[[ Input data, beginning ]]

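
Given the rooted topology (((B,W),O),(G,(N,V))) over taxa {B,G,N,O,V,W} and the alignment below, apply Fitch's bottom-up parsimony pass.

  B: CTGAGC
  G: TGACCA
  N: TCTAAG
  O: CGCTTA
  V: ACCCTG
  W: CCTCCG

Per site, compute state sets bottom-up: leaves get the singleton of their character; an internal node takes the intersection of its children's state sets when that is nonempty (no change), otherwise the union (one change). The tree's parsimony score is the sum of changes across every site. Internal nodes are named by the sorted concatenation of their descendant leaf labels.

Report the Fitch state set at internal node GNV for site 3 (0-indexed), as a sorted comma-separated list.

C

[col 0] BW: children B:{C}, W:{C} ∩→ {C}; cost 0
[col 0] BOW: children BW:{C}, O:{C} ∩→ {C}; cost 0
[col 0] NV: children N:{T}, V:{A} ∪→ {A,T}; cost 1
[col 0] GNV: children G:{T}, NV:{A,T} ∩→ {T}; cost 0
[col 0] BGNOVW: children BOW:{C}, GNV:{T} ∪→ {C,T}; cost 1
[col 1] BW: children B:{T}, W:{C} ∪→ {C,T}; cost 1
[col 1] BOW: children BW:{C,T}, O:{G} ∪→ {C,G,T}; cost 1
[col 1] NV: children N:{C}, V:{C} ∩→ {C}; cost 0
[col 1] GNV: children G:{G}, NV:{C} ∪→ {C,G}; cost 1
[col 1] BGNOVW: children BOW:{C,G,T}, GNV:{C,G} ∩→ {C,G}; cost 0
[col 2] BW: children B:{G}, W:{T} ∪→ {G,T}; cost 1
[col 2] BOW: children BW:{G,T}, O:{C} ∪→ {C,G,T}; cost 1
[col 2] NV: children N:{T}, V:{C} ∪→ {C,T}; cost 1
[col 2] GNV: children G:{A}, NV:{C,T} ∪→ {A,C,T}; cost 1
[col 2] BGNOVW: children BOW:{C,G,T}, GNV:{A,C,T} ∩→ {C,T}; cost 0
[col 3] BW: children B:{A}, W:{C} ∪→ {A,C}; cost 1
[col 3] BOW: children BW:{A,C}, O:{T} ∪→ {A,C,T}; cost 1
[col 3] NV: children N:{A}, V:{C} ∪→ {A,C}; cost 1
[col 3] GNV: children G:{C}, NV:{A,C} ∩→ {C}; cost 0
[col 3] BGNOVW: children BOW:{A,C,T}, GNV:{C} ∩→ {C}; cost 0
[col 4] BW: children B:{G}, W:{C} ∪→ {C,G}; cost 1
[col 4] BOW: children BW:{C,G}, O:{T} ∪→ {C,G,T}; cost 1
[col 4] NV: children N:{A}, V:{T} ∪→ {A,T}; cost 1
[col 4] GNV: children G:{C}, NV:{A,T} ∪→ {A,C,T}; cost 1
[col 4] BGNOVW: children BOW:{C,G,T}, GNV:{A,C,T} ∩→ {C,T}; cost 0
[col 5] BW: children B:{C}, W:{G} ∪→ {C,G}; cost 1
[col 5] BOW: children BW:{C,G}, O:{A} ∪→ {A,C,G}; cost 1
[col 5] NV: children N:{G}, V:{G} ∩→ {G}; cost 0
[col 5] GNV: children G:{A}, NV:{G} ∪→ {A,G}; cost 1
[col 5] BGNOVW: children BOW:{A,C,G}, GNV:{A,G} ∩→ {A,G}; cost 0
per-site changes: [2, 3, 4, 3, 4, 3]; total = 19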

[[ Input data, end ]]

### Your objective
Your job is to output all of the material exactly.

### The answer
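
Given the rooted topology (((B,W),O),(G,(N,V))) over taxa {B,G,N,O,V,W} and the alignment below, apply Fitch's bottom-up parsimony pass.

  B: CTGAGC
  G: TGACCA
  N: TCTAAG
  O: CGCTTA
  V: ACCCTG
  W: CCTCCG

Per site, compute state sets bottom-up: leaves get the singleton of their character; an internal node takes the intersection of its children's state sets when that is nonempty (no change), otherwise the union (one change). The tree's parsimony score is the sum of changes across every site. Internal nodes are named by the sorted concatenation of their descendant leaf labels.

Report the Fitch state set at internal node GNV for site 3 (0-indexed), as a sorted comma-separated list.

C

[col 0] BW: children B:{C}, W:{C} ∩→ {C}; cost 0
[col 0] BOW: children BW:{C}, O:{C} ∩→ {C}; cost 0
[col 0] NV: children N:{T}, V:{A} ∪→ {A,T}; cost 1
[col 0] GNV: children G:{T}, NV:{A,T} ∩→ {T}; cost 0
[col 0] BGNOVW: children BOW:{C}, GNV:{T} ∪→ {C,T}; cost 1
[col 1] BW: children B:{T}, W:{C} ∪→ {C,T}; cost 1
[col 1] BOW: children BW:{C,T}, O:{G} ∪→ {C,G,T}; cost 1
[col 1] NV: children N:{C}, V:{C} ∩→ {C}; cost 0
[col 1] GNV: children G:{G}, NV:{C} ∪→ {C,G}; cost 1
[col 1] BGNOVW: children BOW:{C,G,T}, GNV:{C,G} ∩→ {C,G}; cost 0
[col 2] BW: children B:{G}, W:{T} ∪→ {G,T}; cost 1
[col 2] BOW: children BW:{G,T}, O:{C} ∪→ {C,G,T}; cost 1
[col 2] NV: children N:{T}, V:{C} ∪→ {C,T}; cost 1
[col 2] GNV: children G:{A}, NV:{C,T} ∪→ {A,C,T}; cost 1
[col 2] BGNOVW: children BOW:{C,G,T}, GNV:{A,C,T} ∩→ {C,T}; cost 0
[col 3] BW: children B:{A}, W:{C} ∪→ {A,C}; cost 1
[col 3] BOW: children BW:{A,C}, O:{T} ∪→ {A,C,T}; cost 1
[col 3] NV: children N:{A}, V:{C} ∪→ {A,C}; cost 1
[col 3] GNV: children G:{C}, NV:{A,C} ∩→ {C}; cost 0
[col 3] BGNOVW: children BOW:{A,C,T}, GNV:{C} ∩→ {C}; cost 0
[col 4] BW: children B:{G}, W:{C} ∪→ {C,G}; cost 1
[col 4] BOW: children BW:{C,G}, O:{T} ∪→ {C,G,T}; cost 1
[col 4] NV: children N:{A}, V:{T} ∪→ {A,T}; cost 1
[col 4] GNV: children G:{C}, NV:{A,T} ∪→ {A,C,T}; cost 1
[col 4] BGNOVW: children BOW:{C,G,T}, GNV:{A,C,T} ∩→ {C,T}; cost 0
[col 5] BW: children B:{C}, W:{G} ∪→ {C,G}; cost 1
[col 5] BOW: children BW:{C,G}, O:{A} ∪→ {A,C,G}; cost 1
[col 5] NV: children N:{G}, V:{G} ∩→ {G}; cost 0
[col 5] GNV: children G:{A}, NV:{G} ∪→ {A,G}; cost 1
[col 5] BGNOVW: children BOW:{A,C,G}, GNV:{A,G} ∩→ {A,G}; cost 0
per-site changes: [2, 3, 4, 3, 4, 3]; total = 19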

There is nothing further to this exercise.